[DATA FOR THE TASK]
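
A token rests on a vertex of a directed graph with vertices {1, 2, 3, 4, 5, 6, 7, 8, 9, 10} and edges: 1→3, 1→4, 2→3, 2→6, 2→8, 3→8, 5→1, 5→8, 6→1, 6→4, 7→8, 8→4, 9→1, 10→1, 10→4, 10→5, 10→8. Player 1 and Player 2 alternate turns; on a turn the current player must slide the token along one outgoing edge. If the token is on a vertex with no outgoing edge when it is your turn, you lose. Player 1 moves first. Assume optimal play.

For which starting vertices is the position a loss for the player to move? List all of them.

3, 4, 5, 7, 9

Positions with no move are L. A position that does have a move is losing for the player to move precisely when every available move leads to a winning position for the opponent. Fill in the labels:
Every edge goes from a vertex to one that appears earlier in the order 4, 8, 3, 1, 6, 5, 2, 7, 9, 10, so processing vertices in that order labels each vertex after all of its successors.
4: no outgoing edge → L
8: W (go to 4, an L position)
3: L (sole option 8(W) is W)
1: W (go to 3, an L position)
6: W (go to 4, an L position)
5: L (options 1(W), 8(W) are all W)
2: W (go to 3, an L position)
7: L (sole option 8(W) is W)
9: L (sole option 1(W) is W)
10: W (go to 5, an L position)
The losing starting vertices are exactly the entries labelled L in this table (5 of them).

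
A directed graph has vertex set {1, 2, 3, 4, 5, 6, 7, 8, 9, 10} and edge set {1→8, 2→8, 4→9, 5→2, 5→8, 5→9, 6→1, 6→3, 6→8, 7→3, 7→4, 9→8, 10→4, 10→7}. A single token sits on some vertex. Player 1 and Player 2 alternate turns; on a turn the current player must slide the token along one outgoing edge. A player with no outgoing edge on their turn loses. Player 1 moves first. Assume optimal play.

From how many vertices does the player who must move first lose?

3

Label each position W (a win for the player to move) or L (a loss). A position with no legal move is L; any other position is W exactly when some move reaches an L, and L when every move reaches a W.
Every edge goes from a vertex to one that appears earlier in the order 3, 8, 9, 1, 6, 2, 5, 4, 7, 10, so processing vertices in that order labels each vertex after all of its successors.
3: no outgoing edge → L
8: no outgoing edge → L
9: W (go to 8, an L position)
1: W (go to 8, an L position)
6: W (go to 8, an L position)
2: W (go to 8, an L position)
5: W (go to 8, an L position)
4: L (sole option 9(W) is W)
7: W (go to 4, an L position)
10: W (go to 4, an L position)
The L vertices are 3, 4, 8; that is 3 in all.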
[/DATA FOR THE TASK]
[DATA FOR THE TASK]
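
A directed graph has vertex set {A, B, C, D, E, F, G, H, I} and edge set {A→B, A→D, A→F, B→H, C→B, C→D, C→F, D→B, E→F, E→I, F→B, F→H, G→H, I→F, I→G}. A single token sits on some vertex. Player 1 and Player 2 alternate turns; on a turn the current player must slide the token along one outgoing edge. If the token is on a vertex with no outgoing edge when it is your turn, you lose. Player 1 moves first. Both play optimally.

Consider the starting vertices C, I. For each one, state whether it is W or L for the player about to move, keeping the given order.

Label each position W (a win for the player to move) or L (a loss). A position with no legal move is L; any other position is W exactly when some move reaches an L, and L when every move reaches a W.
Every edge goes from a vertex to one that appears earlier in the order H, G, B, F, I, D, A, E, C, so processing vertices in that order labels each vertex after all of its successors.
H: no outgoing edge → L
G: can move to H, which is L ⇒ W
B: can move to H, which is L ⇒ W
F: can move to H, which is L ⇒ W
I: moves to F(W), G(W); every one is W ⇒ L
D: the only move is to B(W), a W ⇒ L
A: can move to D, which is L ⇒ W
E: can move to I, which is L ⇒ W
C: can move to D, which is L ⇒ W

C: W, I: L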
[/DATA FOR THE TASK]
▶ **TASK INSTRUCTIONS**
Exactly the lines above from the one with "A token rests" to the one with "loses. Player 1 moves first. Assume optimal play.", both included, are to be quoted; leave the rest out.

▶ **SOLUTION TO THE EXERCISE**
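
A token rests on a vertex of a directed graph with vertices {1, 2, 3, 4, 5, 6, 7, 8, 9, 10} and edges: 1→3, 1→4, 2→3, 2→6, 2→8, 3→8, 5→1, 5→8, 6→1, 6→4, 7→8, 8→4, 9→1, 10→1, 10→4, 10→5, 10→8. Player 1 and Player 2 alternate turns; on a turn the current player must slide the token along one outgoing edge. If the token is on a vertex with no outgoing edge when it is your turn, you lose. Player 1 moves first. Assume optimal play.

For which starting vertices is the position a loss for the player to move? List all of them.

3, 4, 5, 7, 9

Positions with no move are L. A position that does have a move is losing for the player to move precisely when every available move leads to a winning position for the opponent. Fill in the labels:
Every edge goes from a vertex to one that appears earlier in the order 4, 8, 3, 1, 6, 5, 2, 7, 9, 10, so processing vertices in that order labels each vertex after all of its successors.
4: no outgoing edge → L
8: W (go to 4, an L position)
3: L (sole option 8(W) is W)
1: W (go to 3, an L position)
6: W (go to 4, an L position)
5: L (options 1(W), 8(W) are all W)
2: W (go to 3, an L position)
7: L (sole option 8(W) is W)
9: L (sole option 1(W) is W)
10: W (go to 5, an L position)
The losing starting vertices are exactly the entries labelled L in this table (5 of them).

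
A directed graph has vertex set {1, 2, 3, 4, 5, 6, 7, 8, 9, 10} and edge set {1→8, 2→8, 4→9, 5→2, 5→8, 5→9, 6→1, 6→3, 6→8, 7→3, 7→4, 9→8, 10→4, 10→7}. A single token sits on some vertex. Player 1 and Player 2 alternate turns; on a turn the current player must slide the token along one outgoing edge. A player with no outgoing edge on their turn loses. Player 1 moves first. Assume optimal play.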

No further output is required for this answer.